Data for this exercise below:

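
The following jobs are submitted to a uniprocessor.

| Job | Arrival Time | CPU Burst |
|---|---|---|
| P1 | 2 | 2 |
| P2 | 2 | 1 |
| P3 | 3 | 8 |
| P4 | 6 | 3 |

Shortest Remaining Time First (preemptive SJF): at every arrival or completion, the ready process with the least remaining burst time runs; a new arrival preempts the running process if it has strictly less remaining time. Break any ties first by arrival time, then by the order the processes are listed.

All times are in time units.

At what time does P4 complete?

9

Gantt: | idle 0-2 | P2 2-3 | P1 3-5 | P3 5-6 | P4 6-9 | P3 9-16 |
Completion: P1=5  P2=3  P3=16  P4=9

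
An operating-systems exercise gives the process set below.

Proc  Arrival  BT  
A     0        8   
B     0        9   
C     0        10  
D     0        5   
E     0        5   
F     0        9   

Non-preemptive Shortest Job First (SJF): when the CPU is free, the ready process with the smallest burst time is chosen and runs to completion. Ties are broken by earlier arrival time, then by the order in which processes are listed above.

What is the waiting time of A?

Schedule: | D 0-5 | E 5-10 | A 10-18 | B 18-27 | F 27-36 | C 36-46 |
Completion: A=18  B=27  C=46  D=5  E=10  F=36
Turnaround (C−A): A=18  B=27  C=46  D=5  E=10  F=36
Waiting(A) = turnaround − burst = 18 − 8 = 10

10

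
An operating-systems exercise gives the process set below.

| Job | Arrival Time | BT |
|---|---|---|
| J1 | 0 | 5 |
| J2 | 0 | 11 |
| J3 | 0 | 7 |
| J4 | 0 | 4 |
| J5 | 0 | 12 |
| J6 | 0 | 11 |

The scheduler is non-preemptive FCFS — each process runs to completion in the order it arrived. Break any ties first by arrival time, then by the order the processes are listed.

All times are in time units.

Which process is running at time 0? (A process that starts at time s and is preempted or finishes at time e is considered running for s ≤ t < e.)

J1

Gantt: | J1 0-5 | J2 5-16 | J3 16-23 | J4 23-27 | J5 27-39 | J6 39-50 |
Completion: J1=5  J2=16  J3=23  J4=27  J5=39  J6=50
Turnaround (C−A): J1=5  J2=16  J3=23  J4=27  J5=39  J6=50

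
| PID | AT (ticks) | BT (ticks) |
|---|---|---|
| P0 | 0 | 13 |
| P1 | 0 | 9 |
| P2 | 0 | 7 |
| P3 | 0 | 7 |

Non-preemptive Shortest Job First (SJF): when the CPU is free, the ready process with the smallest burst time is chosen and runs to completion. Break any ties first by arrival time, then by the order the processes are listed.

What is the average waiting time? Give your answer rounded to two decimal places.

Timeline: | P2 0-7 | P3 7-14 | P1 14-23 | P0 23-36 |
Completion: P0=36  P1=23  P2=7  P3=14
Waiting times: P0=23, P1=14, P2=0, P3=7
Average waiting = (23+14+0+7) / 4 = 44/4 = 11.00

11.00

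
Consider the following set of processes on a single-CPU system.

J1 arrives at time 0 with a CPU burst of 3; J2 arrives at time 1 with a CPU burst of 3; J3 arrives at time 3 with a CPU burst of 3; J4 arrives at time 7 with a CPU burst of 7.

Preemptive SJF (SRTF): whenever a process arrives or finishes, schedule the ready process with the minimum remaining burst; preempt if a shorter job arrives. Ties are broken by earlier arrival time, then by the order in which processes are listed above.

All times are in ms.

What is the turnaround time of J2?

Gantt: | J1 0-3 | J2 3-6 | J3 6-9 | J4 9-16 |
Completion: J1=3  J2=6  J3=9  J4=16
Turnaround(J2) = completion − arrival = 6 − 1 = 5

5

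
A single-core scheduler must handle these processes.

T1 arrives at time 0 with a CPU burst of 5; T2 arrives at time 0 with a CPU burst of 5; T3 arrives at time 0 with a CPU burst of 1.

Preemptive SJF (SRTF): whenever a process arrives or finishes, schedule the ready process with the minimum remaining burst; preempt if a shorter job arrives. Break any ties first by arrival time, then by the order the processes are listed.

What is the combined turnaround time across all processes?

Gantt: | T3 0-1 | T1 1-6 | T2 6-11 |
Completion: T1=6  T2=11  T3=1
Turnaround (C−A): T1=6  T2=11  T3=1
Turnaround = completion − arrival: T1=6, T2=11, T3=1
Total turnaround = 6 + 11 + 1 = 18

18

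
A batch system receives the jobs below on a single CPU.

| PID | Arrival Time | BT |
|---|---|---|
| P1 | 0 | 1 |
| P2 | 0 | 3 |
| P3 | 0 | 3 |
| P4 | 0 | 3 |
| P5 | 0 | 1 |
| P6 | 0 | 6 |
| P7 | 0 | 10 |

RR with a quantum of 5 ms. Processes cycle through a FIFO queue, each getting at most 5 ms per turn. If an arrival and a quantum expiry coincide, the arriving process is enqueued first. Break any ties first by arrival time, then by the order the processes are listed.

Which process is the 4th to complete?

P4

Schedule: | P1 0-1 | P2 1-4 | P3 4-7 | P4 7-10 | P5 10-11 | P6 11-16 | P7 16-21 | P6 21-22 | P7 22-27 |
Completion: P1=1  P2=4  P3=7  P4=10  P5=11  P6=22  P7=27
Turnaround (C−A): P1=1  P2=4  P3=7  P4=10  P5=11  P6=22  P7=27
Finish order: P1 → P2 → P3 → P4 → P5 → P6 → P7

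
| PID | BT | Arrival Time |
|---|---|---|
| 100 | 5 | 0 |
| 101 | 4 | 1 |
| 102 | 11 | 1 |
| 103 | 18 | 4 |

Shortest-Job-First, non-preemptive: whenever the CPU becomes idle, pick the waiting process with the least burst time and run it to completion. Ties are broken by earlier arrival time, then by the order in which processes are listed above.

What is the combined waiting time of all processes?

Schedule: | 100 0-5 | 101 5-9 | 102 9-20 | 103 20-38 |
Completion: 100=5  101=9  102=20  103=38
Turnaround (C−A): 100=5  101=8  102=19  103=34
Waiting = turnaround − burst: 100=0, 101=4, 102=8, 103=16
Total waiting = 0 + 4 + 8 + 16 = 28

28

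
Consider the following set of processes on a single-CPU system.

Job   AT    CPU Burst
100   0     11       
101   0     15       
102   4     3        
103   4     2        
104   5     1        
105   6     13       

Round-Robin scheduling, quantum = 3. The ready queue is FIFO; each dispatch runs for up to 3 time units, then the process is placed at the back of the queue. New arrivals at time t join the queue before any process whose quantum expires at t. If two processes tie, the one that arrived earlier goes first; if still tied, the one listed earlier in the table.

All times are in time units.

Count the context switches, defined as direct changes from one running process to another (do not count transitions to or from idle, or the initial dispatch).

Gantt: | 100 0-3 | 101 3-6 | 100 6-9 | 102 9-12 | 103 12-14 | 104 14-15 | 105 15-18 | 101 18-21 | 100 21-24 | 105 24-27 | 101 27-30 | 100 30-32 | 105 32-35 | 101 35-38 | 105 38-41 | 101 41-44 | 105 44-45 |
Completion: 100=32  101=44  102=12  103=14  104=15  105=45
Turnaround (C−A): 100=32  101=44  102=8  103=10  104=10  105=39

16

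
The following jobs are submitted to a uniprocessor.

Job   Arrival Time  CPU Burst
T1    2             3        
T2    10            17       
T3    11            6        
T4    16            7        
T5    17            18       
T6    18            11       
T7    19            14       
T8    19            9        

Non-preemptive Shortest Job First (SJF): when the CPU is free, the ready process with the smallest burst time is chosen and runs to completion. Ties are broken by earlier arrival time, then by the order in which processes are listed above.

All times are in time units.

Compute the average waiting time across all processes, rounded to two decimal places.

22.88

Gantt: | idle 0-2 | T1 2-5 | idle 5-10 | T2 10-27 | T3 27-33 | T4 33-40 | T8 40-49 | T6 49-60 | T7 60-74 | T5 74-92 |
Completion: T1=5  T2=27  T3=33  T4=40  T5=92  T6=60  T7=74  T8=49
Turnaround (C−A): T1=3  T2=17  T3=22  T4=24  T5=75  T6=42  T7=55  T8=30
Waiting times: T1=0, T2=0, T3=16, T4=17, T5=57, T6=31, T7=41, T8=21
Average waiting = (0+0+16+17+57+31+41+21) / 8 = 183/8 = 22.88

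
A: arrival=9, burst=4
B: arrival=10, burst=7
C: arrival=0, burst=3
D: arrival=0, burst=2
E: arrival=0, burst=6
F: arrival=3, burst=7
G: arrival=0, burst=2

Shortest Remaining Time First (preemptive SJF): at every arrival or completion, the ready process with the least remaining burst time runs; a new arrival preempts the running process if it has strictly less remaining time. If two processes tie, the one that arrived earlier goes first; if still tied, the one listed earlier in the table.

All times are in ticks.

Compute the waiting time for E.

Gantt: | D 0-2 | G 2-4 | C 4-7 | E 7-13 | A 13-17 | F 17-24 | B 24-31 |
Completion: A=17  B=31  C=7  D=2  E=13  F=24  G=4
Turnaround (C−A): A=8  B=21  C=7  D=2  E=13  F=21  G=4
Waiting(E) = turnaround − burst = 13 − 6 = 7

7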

End of Data for this exercise.
Data for this exercise below:

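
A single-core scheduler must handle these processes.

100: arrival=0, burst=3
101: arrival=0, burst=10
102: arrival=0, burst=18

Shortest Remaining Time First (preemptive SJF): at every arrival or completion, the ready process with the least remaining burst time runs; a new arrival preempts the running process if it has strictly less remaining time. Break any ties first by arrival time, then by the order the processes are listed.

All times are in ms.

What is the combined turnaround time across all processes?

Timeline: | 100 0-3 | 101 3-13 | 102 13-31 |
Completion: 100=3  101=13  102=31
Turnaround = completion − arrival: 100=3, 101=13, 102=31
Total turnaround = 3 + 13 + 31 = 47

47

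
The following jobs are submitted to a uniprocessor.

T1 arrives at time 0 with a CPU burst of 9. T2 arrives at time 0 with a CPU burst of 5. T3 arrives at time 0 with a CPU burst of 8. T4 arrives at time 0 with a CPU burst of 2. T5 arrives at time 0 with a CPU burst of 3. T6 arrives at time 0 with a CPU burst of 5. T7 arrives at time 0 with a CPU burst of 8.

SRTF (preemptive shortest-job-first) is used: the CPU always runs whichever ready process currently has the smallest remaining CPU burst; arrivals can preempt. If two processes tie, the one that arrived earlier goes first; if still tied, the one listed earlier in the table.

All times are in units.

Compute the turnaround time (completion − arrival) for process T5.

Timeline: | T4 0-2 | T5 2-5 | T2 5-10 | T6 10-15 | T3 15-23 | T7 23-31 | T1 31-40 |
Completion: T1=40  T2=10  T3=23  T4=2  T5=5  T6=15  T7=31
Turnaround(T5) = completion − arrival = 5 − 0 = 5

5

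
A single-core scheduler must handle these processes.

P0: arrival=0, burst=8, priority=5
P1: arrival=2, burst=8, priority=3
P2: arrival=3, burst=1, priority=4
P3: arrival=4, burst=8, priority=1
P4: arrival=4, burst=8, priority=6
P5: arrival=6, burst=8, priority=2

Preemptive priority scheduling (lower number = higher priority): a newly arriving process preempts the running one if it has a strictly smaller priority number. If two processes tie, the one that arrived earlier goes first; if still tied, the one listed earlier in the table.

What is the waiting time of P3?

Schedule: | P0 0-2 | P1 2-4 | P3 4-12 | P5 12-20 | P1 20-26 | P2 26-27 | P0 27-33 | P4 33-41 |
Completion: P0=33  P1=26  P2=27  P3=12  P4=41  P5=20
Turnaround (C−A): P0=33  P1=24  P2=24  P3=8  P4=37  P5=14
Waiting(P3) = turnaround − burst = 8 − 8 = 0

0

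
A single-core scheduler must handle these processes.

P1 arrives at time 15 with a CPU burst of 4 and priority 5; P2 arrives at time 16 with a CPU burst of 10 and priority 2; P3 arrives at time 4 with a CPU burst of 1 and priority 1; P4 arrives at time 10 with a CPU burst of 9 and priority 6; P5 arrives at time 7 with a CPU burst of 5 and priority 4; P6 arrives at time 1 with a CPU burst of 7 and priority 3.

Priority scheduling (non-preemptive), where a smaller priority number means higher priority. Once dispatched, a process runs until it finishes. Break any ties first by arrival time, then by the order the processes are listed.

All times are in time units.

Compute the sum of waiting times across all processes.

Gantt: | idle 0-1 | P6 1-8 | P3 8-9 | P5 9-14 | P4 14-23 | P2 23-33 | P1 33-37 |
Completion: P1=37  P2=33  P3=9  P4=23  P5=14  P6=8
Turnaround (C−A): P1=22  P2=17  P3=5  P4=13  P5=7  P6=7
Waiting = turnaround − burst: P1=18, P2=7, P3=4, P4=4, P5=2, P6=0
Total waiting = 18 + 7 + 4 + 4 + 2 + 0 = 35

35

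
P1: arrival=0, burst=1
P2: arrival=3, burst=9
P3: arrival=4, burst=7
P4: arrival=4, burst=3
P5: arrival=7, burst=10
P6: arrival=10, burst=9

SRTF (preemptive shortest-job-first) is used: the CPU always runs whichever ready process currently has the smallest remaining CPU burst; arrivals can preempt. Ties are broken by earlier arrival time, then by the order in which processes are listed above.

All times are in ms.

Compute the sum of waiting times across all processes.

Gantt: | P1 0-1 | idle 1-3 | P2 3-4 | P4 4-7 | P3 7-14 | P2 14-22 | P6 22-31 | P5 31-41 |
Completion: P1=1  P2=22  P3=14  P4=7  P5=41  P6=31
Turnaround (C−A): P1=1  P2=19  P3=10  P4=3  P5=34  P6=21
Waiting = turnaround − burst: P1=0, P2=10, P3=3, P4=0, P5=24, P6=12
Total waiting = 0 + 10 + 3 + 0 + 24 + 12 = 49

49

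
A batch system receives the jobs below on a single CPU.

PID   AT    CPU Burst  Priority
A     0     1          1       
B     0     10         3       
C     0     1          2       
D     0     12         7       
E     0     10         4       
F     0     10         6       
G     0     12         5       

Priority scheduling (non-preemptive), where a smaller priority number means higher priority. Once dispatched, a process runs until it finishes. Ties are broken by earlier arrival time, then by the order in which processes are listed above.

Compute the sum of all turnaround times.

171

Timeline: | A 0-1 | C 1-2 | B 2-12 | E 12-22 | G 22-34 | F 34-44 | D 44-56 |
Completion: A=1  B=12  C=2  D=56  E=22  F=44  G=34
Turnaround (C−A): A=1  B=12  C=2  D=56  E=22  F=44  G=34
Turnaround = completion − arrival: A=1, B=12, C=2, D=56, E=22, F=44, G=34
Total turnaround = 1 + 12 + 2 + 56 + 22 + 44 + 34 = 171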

End of Data for this exercise.
Data for this exercise below:

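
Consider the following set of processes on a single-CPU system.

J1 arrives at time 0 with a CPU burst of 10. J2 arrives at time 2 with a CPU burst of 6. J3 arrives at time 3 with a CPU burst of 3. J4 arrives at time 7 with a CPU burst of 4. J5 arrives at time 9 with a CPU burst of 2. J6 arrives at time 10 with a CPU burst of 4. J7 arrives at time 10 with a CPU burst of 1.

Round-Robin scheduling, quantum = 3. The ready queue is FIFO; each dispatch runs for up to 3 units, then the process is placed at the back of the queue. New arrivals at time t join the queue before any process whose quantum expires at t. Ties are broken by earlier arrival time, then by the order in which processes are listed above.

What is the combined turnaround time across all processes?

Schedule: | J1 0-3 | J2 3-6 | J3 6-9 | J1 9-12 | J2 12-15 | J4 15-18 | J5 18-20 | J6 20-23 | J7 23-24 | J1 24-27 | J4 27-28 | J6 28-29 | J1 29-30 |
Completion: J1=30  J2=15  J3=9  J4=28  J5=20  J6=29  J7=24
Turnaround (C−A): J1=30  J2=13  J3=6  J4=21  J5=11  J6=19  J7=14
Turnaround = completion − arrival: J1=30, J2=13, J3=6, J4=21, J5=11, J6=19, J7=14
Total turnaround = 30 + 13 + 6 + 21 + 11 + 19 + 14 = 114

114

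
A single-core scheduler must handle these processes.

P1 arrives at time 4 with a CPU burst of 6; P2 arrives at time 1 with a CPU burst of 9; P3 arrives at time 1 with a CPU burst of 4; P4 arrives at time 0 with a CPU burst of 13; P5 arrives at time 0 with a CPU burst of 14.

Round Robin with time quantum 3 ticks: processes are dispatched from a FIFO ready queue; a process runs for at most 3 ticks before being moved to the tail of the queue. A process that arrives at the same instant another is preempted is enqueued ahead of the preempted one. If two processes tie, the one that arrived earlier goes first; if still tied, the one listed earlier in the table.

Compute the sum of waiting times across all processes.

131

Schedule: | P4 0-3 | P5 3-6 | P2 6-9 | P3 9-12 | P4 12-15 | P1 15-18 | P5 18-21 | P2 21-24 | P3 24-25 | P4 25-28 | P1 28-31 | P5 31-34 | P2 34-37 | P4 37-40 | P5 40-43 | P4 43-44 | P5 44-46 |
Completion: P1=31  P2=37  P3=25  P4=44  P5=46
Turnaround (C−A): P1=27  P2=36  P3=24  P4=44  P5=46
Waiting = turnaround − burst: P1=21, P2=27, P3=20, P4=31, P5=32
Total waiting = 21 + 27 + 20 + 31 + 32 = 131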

End of Data for this exercise.

#### What needs to be done:
When the line with "P2: arrival=3, burst=9" is reached in the data above, begin copying, and stop after the line with "P6: arrival=10, burst=9"; copy each line exactly, both ends included.

#### Answer below:
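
P2: arrival=3, burst=9
P3: arrival=4, burst=7
P4: arrival=4, burst=3
P5: arrival=7, burst=10
P6: arrival=10, burst=9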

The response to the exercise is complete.